▸ Records for the exercise
===

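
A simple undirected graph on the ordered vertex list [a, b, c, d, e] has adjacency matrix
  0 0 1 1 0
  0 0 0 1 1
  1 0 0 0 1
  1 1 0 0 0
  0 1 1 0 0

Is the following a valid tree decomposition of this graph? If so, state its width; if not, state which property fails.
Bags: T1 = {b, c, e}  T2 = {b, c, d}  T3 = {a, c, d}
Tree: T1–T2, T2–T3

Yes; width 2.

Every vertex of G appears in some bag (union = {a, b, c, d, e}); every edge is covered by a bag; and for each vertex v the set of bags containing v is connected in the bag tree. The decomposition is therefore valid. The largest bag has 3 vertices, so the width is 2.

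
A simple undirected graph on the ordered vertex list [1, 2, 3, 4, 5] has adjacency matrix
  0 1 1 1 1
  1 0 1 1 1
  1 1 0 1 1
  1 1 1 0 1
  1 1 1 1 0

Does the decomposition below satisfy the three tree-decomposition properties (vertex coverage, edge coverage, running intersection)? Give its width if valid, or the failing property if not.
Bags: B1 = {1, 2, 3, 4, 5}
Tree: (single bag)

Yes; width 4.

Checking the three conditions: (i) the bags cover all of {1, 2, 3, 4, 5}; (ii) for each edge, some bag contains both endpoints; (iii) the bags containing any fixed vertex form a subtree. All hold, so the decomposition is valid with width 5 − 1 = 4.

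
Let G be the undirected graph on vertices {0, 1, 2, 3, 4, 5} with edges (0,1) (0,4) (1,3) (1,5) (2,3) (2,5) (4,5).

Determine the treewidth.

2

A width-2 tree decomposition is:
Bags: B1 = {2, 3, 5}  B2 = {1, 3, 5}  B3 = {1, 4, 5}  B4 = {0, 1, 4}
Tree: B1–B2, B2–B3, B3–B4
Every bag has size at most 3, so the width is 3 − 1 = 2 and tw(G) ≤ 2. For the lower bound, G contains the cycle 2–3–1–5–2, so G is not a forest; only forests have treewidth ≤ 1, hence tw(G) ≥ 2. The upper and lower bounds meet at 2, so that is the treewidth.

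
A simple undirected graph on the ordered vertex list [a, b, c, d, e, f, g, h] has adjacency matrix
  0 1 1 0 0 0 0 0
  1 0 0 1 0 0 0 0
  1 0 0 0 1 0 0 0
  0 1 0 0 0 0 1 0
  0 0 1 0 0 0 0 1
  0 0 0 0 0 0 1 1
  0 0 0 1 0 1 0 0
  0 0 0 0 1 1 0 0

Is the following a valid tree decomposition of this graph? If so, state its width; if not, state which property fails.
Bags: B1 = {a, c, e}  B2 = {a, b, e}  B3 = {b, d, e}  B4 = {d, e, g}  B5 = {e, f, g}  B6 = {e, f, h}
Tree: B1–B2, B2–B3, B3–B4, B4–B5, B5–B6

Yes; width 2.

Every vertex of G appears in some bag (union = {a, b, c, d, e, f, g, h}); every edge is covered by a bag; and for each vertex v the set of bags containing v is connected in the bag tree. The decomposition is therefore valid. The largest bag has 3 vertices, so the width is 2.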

===

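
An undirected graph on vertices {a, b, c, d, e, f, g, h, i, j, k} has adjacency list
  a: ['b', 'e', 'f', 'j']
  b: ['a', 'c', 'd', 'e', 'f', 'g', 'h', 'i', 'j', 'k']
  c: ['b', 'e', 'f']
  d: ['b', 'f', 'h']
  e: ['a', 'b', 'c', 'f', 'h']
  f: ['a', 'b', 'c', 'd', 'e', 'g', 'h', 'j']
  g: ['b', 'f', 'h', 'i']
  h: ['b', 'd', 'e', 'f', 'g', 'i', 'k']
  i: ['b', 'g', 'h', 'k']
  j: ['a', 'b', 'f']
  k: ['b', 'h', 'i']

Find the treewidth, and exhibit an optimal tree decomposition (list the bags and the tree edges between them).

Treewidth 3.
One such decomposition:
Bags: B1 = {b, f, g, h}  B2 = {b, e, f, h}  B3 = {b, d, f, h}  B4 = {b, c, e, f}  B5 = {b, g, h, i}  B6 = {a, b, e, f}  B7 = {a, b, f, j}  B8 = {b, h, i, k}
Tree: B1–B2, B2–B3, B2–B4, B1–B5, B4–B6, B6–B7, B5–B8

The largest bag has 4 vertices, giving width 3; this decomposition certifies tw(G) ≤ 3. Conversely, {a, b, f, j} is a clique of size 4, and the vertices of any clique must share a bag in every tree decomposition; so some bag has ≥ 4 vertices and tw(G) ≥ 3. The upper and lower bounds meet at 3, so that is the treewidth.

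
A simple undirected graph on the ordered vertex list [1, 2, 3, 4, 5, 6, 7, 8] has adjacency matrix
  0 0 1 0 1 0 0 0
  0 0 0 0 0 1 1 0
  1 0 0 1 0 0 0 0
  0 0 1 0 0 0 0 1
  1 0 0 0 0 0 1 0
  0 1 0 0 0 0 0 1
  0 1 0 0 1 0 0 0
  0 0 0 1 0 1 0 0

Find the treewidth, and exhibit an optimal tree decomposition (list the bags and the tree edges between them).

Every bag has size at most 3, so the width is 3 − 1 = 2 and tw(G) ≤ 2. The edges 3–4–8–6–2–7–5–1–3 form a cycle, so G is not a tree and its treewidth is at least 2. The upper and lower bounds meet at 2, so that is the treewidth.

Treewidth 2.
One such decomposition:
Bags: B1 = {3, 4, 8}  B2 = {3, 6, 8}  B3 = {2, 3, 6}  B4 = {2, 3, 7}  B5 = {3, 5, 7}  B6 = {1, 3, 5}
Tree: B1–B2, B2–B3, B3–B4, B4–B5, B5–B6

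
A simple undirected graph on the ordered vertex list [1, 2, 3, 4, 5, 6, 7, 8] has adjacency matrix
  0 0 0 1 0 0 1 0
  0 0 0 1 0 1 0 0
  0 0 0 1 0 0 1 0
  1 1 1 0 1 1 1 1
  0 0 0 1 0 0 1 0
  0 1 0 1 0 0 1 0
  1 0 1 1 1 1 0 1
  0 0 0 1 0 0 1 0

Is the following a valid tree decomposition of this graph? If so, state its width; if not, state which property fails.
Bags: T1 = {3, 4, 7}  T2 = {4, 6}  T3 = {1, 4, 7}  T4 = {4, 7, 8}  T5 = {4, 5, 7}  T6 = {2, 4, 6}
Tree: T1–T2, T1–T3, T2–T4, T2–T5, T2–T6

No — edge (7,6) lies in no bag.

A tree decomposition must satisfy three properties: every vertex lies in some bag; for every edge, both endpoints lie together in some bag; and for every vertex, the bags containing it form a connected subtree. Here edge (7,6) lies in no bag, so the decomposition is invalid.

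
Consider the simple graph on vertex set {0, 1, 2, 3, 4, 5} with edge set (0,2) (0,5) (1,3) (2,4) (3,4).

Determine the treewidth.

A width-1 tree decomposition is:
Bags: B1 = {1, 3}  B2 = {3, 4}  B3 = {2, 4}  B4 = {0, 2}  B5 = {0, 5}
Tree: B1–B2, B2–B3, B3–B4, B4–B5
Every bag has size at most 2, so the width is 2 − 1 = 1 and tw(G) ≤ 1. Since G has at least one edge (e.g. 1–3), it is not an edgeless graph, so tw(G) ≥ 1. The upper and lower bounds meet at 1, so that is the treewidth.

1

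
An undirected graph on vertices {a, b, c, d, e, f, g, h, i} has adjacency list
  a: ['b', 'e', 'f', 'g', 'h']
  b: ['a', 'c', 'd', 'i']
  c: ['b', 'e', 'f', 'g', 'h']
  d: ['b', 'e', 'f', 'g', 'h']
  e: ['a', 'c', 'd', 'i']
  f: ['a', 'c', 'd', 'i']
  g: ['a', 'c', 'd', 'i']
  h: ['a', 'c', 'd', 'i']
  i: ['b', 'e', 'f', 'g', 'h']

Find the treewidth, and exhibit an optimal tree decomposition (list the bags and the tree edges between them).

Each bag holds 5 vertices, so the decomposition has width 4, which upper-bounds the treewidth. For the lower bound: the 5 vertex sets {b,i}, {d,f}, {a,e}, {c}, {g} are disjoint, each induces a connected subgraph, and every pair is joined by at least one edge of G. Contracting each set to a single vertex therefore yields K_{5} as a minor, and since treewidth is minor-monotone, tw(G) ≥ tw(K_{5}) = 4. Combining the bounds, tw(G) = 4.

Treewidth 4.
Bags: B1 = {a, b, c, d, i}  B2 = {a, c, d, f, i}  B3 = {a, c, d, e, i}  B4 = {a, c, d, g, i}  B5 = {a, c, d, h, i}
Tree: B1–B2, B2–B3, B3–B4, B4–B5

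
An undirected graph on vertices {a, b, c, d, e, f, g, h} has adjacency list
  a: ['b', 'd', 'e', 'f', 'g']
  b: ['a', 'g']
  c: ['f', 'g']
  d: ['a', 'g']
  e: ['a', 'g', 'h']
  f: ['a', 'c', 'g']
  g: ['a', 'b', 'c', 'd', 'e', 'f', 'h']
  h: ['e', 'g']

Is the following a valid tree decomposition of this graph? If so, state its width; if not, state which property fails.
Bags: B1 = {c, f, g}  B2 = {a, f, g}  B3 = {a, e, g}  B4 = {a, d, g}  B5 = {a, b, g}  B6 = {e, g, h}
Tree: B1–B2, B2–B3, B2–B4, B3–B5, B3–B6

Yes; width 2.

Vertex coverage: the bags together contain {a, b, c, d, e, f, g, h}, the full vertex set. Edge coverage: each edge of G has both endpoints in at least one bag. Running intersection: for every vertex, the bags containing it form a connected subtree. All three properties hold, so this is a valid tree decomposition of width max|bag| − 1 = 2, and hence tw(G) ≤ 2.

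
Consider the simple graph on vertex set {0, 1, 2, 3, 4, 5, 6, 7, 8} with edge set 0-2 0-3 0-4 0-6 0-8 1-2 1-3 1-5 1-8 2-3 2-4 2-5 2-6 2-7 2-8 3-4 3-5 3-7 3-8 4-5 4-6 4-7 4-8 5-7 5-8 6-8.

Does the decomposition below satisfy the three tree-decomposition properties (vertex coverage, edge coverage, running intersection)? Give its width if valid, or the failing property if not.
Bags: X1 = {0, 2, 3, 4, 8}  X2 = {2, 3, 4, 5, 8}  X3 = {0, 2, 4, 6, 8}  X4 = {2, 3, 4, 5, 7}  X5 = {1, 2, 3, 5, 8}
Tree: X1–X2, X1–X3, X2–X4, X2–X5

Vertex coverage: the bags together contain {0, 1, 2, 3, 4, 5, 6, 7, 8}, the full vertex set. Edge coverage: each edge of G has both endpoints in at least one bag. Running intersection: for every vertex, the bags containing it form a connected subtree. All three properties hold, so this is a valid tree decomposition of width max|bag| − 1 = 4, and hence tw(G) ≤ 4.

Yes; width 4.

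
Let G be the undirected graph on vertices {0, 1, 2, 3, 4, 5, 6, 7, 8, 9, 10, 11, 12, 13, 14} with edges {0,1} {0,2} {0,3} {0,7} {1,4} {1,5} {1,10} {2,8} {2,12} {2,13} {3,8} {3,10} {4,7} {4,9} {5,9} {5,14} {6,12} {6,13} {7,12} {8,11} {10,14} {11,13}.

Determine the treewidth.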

===

Some lines contain the word "Consider". Pull each one out of the listing.

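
Consider the simple graph on vertex set {0, 1, 2, 3, 4, 5} with edge set (0,2) (0,5) (1,3) (2,4) (3,4).
Consider the simple graph on vertex set {0, 1, 2, 3, 4, 5, 6, 7, 8} with edge set 0-2 0-3 0-4 0-6 0-8 1-2 1-3 1-5 1-8 2-3 2-4 2-5 2-6 2-7 2-8 3-4 3-5 3-7 3-8 4-5 4-6 4-7 4-8 5-7 5-8 6-8.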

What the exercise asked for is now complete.